TASK GOAL: Using the line that contains "Is x = 198/31" as the first line and the last line of the data as the final one, give every line in that range again exactly.

┌──

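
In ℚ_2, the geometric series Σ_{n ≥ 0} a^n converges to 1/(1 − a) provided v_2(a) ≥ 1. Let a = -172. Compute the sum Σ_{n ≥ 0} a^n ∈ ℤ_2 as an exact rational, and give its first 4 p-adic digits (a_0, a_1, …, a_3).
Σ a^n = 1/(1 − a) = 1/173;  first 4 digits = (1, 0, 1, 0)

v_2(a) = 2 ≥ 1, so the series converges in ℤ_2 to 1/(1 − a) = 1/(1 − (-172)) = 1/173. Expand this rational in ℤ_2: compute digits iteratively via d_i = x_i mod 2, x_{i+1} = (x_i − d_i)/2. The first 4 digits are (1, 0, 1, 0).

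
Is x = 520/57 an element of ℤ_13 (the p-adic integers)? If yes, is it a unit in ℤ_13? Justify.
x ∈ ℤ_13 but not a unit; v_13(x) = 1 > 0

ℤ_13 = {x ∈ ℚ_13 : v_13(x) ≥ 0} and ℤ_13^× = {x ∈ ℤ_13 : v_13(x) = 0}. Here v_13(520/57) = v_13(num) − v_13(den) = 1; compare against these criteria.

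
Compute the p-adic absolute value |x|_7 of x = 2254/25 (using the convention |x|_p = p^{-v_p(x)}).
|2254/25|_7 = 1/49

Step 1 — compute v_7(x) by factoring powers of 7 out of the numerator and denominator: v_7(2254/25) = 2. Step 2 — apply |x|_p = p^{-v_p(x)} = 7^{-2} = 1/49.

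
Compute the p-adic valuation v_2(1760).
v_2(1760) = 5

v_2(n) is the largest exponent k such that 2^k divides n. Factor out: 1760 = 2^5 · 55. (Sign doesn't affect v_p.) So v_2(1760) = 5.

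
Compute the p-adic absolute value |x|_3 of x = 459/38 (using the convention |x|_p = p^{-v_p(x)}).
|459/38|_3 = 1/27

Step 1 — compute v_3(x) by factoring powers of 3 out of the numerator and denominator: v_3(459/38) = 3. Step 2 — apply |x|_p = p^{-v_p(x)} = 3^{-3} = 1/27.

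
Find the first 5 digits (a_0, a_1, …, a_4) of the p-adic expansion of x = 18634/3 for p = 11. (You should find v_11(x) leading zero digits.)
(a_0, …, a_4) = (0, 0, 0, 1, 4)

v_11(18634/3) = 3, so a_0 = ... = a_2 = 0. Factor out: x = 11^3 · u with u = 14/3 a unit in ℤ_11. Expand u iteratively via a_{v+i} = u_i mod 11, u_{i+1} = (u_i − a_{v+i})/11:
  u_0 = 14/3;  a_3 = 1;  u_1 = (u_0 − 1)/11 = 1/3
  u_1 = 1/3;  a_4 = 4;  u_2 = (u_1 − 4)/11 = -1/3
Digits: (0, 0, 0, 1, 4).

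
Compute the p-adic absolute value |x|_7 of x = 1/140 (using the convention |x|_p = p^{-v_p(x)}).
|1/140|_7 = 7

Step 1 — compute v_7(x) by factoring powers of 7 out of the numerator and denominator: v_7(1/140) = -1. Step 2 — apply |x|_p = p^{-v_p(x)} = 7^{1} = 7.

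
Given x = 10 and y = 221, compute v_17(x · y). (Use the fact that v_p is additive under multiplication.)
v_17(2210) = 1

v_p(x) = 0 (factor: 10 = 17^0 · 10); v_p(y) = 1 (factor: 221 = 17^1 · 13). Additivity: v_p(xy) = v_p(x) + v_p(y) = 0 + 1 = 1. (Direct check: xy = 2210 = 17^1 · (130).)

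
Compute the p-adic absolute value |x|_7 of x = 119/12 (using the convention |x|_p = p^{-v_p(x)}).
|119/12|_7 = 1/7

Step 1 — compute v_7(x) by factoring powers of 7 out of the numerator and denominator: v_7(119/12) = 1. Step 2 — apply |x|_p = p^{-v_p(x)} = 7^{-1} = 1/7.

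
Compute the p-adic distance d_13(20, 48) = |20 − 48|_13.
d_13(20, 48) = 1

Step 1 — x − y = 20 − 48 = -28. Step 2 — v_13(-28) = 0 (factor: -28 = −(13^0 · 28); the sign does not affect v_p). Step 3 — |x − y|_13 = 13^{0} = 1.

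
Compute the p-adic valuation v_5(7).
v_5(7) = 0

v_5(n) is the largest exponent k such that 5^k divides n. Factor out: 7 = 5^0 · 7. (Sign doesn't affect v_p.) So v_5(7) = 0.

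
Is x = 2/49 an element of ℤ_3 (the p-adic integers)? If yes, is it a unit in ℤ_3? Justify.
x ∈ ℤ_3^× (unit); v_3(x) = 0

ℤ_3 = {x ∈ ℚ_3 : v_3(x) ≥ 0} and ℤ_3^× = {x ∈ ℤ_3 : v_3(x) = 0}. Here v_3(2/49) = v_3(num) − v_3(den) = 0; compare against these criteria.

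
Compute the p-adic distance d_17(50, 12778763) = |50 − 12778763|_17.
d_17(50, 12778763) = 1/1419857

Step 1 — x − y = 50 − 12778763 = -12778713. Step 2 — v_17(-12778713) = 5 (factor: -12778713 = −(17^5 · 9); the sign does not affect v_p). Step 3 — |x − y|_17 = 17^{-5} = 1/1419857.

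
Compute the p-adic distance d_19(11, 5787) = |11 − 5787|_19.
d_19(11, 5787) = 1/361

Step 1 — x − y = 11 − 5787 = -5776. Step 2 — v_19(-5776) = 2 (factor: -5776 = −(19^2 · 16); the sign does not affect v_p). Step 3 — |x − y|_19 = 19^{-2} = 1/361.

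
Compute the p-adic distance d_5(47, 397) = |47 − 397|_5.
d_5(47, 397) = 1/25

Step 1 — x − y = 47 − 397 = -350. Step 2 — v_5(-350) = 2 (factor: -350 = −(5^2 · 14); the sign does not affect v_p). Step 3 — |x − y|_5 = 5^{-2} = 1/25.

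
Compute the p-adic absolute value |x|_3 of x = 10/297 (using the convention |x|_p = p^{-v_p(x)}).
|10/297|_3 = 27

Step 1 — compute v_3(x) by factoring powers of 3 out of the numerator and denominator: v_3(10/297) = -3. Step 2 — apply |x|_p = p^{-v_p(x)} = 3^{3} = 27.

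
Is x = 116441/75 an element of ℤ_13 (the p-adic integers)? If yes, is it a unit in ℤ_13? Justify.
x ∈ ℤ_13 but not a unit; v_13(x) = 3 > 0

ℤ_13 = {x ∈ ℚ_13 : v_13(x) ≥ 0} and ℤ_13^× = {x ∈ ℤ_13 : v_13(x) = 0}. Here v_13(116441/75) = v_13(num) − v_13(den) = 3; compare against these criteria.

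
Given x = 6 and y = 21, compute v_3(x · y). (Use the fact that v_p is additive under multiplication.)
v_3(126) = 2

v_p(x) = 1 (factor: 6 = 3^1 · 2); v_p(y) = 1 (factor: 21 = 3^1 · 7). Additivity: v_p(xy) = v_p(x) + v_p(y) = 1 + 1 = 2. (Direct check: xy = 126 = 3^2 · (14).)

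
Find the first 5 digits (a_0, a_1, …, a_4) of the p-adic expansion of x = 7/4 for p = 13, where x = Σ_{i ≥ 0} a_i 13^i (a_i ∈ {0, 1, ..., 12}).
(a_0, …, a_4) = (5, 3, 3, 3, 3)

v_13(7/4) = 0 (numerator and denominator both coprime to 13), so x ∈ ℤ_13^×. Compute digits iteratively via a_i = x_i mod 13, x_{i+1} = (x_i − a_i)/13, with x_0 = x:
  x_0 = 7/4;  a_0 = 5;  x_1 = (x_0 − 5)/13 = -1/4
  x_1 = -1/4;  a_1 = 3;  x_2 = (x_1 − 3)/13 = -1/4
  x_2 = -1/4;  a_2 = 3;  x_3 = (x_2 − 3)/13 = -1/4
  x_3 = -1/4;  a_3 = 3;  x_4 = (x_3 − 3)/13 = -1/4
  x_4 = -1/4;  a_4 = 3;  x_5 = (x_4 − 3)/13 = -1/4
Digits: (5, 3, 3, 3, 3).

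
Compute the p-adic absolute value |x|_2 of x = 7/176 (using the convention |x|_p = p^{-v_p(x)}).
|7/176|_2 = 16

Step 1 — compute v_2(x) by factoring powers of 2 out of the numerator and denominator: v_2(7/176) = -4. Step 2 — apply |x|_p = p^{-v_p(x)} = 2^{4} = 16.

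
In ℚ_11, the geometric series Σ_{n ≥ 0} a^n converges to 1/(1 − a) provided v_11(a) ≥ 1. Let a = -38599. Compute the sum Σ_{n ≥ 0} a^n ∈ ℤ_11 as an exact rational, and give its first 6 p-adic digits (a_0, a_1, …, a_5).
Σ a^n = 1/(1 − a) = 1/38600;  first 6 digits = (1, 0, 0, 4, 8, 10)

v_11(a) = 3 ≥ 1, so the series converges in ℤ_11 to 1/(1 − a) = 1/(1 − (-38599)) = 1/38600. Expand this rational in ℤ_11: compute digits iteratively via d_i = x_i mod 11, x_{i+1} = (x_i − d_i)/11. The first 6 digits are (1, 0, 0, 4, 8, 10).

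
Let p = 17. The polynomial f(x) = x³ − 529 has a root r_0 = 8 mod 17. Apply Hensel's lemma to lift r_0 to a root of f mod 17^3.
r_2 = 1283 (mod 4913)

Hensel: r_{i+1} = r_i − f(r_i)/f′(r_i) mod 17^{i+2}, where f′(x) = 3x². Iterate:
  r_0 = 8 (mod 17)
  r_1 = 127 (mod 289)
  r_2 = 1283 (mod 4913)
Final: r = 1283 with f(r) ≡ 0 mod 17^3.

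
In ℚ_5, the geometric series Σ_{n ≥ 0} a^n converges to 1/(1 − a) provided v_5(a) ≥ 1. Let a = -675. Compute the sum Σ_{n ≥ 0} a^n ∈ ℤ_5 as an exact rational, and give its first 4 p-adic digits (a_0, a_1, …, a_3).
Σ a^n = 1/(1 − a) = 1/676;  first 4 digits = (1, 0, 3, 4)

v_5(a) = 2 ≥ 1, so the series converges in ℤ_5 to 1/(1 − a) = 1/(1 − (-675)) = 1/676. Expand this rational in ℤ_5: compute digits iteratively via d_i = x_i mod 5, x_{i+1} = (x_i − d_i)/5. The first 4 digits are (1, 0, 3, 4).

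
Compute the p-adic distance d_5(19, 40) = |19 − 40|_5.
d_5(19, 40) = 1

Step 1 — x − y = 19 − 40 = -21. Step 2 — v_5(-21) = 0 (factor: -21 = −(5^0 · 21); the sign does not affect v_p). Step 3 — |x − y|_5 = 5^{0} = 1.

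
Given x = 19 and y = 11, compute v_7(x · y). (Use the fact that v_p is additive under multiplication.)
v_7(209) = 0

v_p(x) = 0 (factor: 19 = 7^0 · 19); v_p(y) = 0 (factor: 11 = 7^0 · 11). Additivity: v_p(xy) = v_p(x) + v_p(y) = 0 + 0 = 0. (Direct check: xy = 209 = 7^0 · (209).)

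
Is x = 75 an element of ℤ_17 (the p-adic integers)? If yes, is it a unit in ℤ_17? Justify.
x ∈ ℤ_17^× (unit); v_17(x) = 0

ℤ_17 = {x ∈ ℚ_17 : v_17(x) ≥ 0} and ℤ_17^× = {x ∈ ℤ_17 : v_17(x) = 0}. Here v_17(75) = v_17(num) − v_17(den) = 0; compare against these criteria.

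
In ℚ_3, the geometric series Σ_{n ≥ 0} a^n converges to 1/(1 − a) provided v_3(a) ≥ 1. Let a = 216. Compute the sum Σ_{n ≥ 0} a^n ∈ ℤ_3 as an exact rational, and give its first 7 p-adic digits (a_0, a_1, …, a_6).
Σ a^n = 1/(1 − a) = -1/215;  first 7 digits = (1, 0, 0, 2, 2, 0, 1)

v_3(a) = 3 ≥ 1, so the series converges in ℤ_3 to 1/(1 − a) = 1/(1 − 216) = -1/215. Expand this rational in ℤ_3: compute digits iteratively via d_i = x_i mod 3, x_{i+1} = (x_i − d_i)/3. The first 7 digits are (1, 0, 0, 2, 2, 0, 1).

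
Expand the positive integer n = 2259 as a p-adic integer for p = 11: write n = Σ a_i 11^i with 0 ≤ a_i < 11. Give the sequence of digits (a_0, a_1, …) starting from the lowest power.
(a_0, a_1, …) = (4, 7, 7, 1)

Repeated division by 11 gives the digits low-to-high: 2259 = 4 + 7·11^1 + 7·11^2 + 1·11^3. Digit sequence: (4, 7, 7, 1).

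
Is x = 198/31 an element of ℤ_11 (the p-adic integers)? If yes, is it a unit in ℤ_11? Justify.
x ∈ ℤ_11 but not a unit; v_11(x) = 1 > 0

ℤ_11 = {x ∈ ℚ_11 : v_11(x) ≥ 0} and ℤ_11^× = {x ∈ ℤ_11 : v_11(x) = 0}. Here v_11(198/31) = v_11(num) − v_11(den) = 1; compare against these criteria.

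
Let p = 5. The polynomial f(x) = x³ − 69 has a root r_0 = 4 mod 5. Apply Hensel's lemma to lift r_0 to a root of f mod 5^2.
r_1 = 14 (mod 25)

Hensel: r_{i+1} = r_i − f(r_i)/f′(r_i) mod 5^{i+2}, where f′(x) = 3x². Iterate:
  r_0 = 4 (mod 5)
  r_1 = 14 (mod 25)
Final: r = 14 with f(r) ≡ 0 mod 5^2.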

└──

WRITTEN ANSWER:
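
Is x = 198/31 an element of ℤ_11 (the p-adic integers)? If yes, is it a unit in ℤ_11? Justify.
x ∈ ℤ_11 but not a unit; v_11(x) = 1 > 0

ℤ_11 = {x ∈ ℚ_11 : v_11(x) ≥ 0} and ℤ_11^× = {x ∈ ℤ_11 : v_11(x) = 0}. Here v_11(198/31) = v_11(num) − v_11(den) = 1; compare against these criteria.

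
Let p = 5. The polynomial f(x) = x³ − 69 has a root r_0 = 4 mod 5. Apply Hensel's lemma to lift r_0 to a root of f mod 5^2.
r_1 = 14 (mod 25)

Hensel: r_{i+1} = r_i − f(r_i)/f′(r_i) mod 5^{i+2}, where f′(x) = 3x². Iterate:
  r_0 = 4 (mod 5)
  r_1 = 14 (mod 25)
Final: r = 14 with f(r) ≡ 0 mod 5^2.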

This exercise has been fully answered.